_ABOUT THIS TASK_
When you reproduce the listing below, keep every entry exactly as written.

_SUPPLIED DATA_
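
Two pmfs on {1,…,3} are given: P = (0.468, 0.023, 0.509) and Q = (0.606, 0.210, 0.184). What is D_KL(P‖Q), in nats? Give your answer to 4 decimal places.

D(P‖Q) = Σ p·ln(p/q).
  0.468·ln(0.468/0.606) = -0.12094
  0.023·ln(0.023/0.210) = -0.05087
  0.509·ln(0.509/0.184) = 0.51791
D(P‖Q) = 0.3461 nats.

0.3461 nats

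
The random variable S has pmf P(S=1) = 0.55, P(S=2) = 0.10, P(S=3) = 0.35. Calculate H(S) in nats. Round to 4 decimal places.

H(S) = −Σ p·ln p.
  −(0.55)·ln(0.55) = 0.32881
  −(0.10)·ln(0.10) = 0.23026
  −(0.35)·ln(0.35) = 0.36744
Sum: 0.32881 + 0.23026 + 0.36744 = 0.9265 nats.

0.9265 nats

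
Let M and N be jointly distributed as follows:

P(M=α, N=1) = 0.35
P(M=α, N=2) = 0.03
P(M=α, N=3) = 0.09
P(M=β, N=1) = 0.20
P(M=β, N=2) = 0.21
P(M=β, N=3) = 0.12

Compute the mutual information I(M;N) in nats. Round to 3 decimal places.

0.097 nats

Marginals: p(M) = (0.4700, 0.5300), p(N) = (0.5500, 0.2400, 0.2100).
I(M;N) = Σ p(x,y)·ln[p(x,y)/(p(x)p(y))].
  (α,1): 0.35·ln(1.3540) = 0.1061
  (α,2): 0.03·ln(0.2660) = -0.0397
  (α,3): 0.09·ln(0.9119) = -0.0083
  (β,1): 0.20·ln(0.6861) = -0.0753
  (β,2): 0.21·ln(1.6509) = 0.1053
  (β,3): 0.12·ln(1.0782) = 0.0090
Sum = 0.097 nats.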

_RESULT OF THE EXERCISE_
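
Two pmfs on {1,…,3} are given: P = (0.468, 0.023, 0.509) and Q = (0.606, 0.210, 0.184). What is D_KL(P‖Q), in nats? Give your answer to 4 decimal places.

D(P‖Q) = Σ p·ln(p/q).
  0.468·ln(0.468/0.606) = -0.12094
  0.023·ln(0.023/0.210) = -0.05087
  0.509·ln(0.509/0.184) = 0.51791
D(P‖Q) = 0.3461 nats.

0.3461 nats

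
The random variable S has pmf P(S=1) = 0.55, P(S=2) = 0.10, P(S=3) = 0.35. Calculate H(S) in nats. Round to 4 decimal places.

H(S) = −Σ p·ln p.
  −(0.55)·ln(0.55) = 0.32881
  −(0.10)·ln(0.10) = 0.23026
  −(0.35)·ln(0.35) = 0.36744
Sum: 0.32881 + 0.23026 + 0.36744 = 0.9265 nats.

0.9265 nats

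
Let M and N be jointly distributed as follows:

P(M=α, N=1) = 0.35
P(M=α, N=2) = 0.03
P(M=α, N=3) = 0.09
P(M=β, N=1) = 0.20
P(M=β, N=2) = 0.21
P(M=β, N=3) = 0.12

Compute the mutual information I(M;N) in nats. Round to 3 decimal places.

0.097 nats

Marginals: p(M) = (0.4700, 0.5300), p(N) = (0.5500, 0.2400, 0.2100).
I(M;N) = Σ p(x,y)·ln[p(x,y)/(p(x)p(y))].
  (α,1): 0.35·ln(1.3540) = 0.1061
  (α,2): 0.03·ln(0.2660) = -0.0397
  (α,3): 0.09·ln(0.9119) = -0.0083
  (β,1): 0.20·ln(0.6861) = -0.0753
  (β,2): 0.21·ln(1.6509) = 0.1053
  (β,3): 0.12·ln(1.0782) = 0.0090
Sum = 0.097 nats.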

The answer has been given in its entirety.